• **RECORDED INFORMATION**:
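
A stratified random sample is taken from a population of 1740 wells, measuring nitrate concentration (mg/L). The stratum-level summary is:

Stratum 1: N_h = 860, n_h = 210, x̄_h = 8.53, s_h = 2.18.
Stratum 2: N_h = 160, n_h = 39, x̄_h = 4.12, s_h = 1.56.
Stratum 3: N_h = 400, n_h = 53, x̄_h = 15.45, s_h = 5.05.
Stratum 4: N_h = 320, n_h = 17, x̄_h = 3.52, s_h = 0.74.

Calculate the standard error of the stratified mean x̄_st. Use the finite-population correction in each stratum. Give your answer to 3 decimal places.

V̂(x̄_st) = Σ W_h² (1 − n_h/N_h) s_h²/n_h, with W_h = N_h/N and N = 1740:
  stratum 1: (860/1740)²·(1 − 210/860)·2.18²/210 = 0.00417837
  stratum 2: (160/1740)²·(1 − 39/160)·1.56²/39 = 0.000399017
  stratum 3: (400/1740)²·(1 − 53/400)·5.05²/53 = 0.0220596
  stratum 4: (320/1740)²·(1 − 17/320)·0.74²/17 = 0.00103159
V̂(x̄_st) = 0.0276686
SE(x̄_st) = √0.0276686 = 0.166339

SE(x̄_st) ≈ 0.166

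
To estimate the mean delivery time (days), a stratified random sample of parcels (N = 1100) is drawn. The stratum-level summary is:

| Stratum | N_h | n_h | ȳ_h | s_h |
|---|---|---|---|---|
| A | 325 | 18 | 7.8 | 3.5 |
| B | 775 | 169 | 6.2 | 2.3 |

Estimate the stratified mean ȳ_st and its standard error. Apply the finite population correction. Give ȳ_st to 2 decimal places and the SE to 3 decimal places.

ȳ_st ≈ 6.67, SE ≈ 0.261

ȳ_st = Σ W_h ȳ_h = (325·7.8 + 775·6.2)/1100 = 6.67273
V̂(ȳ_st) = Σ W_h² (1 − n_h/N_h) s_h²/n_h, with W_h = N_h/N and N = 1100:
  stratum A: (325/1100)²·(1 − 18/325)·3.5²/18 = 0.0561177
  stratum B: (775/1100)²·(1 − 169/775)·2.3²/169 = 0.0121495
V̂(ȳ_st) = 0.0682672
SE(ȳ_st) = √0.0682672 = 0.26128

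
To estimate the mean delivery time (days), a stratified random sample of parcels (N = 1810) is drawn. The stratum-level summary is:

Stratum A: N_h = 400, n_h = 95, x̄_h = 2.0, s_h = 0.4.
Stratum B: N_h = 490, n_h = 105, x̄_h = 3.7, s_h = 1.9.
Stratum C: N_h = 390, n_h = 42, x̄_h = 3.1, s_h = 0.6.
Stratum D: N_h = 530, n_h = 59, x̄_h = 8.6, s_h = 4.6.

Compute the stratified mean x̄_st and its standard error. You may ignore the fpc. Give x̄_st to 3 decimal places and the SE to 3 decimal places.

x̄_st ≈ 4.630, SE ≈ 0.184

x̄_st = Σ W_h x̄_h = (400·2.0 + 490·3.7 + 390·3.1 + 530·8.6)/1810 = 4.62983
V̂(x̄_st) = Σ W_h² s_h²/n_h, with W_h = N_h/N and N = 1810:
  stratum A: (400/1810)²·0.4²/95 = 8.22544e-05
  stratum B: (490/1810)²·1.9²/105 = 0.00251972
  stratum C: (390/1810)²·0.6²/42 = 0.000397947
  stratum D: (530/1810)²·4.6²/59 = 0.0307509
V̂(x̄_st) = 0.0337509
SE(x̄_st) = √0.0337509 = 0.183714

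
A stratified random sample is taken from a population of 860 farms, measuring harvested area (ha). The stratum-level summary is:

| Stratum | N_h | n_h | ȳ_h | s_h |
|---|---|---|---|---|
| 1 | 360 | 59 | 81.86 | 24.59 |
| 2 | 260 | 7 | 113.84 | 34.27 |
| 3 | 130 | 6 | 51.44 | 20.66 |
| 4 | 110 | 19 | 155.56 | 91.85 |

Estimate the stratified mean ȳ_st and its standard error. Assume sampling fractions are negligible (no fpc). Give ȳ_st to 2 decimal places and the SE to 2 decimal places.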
==
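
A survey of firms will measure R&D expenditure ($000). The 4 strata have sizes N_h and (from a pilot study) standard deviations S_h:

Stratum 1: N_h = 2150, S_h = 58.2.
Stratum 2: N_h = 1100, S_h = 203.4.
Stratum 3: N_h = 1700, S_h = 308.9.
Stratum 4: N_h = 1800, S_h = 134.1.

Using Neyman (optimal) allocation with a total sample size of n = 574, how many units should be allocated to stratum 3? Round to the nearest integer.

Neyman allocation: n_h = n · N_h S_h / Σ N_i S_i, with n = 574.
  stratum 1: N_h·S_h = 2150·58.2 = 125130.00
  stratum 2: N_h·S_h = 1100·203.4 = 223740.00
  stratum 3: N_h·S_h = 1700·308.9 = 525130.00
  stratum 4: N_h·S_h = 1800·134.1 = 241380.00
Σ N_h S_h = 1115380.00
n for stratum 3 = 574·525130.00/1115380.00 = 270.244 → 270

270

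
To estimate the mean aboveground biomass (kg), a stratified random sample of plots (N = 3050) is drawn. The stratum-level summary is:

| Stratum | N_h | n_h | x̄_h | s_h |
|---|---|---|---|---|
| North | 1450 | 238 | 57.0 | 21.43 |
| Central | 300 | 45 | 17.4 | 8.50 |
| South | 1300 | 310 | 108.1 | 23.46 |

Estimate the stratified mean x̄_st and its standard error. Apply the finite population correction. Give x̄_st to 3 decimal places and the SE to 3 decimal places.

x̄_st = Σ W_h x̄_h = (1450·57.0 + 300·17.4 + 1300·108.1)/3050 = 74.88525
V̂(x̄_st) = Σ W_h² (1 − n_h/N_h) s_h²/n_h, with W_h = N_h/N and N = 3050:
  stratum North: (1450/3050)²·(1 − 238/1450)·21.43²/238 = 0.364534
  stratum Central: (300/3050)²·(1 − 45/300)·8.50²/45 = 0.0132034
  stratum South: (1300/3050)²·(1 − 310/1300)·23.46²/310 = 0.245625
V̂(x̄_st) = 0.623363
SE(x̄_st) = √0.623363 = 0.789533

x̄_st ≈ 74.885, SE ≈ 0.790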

• **ABOUT THIS EXERCISE**:
Give back precisely the lines above that start at the line containing "Stratum 2: N_h = 160, n_h" and end at the line containing "Stratum 4: N_h = 320, n_h", inclusive. No other lines belong in the output.

• **YOUR RESPONSE**:
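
Stratum 2: N_h = 160, n_h = 39, x̄_h = 4.12, s_h = 1.56.
Stratum 3: N_h = 400, n_h = 53, x̄_h = 15.45, s_h = 5.05.
Stratum 4: N_h = 320, n_h = 17, x̄_h = 3.52, s_h = 0.74.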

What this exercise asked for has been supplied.